%%
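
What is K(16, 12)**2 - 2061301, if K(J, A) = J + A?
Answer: -2060517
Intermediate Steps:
K(J, A) = A + J
K(16, 12)**2 - 2061301 = (12 + 16)**2 - 2061301 = 28**2 - 2061301 = 784 - 2061301 = -2060517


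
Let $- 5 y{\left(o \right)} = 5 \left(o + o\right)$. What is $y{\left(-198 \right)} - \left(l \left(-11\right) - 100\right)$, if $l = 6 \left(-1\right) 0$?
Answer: $496$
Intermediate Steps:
$y{\left(o \right)} = - 2 o$ ($y{\left(o \right)} = - \frac{5 \left(o + o\right)}{5} = - \frac{5 \cdot 2 o}{5} = - \frac{10 o}{5} = - 2 o$)
$l = 0$ ($l = \left(-6\right) 0 = 0$)
$y{\left(-198 \right)} - \left(l \left(-11\right) - 100\right) = \left(-2\right) \left(-198\right) - \left(0 \left(-11\right) - 100\right) = 396 - \left(0 - 100\right) = 396 - -100 = 396 + 100 = 496$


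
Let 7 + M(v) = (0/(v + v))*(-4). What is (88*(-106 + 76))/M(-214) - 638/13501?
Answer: 35638174/94507 ≈ 377.10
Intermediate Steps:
M(v) = -7 (M(v) = -7 + (0/(v + v))*(-4) = -7 + (0/(2*v))*(-4) = -7 + ((1/(2*v))*0)*(-4) = -7 + 0*(-4) = -7 + 0 = -7)
(88*(-106 + 76))/M(-214) - 638/13501 = (88*(-106 + 76))/(-7) - 638/13501 = (88*(-30))*(-1/7) - 638*1/13501 = -2640*(-1/7) - 638/13501 = 2640/7 - 638/13501 = 35638174/94507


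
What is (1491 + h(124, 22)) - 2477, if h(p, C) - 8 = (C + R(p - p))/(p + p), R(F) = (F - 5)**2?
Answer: -242497/248 ≈ -977.81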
%%
Check the listing for the word "What". Show each line that has it.

Completed task ->
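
What is K(16, 12)**2 - 2061301, if K(J, A) = J + A?
Let $- 5 y{\left(o \right)} = 5 \left(o + o\right)$. What is $y{\left(-198 \right)} - \left(l \left(-11\right) - 100\right)$, if $l = 6 \left(-1\right) 0$?
Let 7 + M(v) = (0/(v + v))*(-4). What is (88*(-106 + 76))/M(-214) - 638/13501?
What is (1491 + h(124, 22)) - 2477, if h(p, C) - 8 = (C + R(p - p))/(p + p), R(F) = (F - 5)**2?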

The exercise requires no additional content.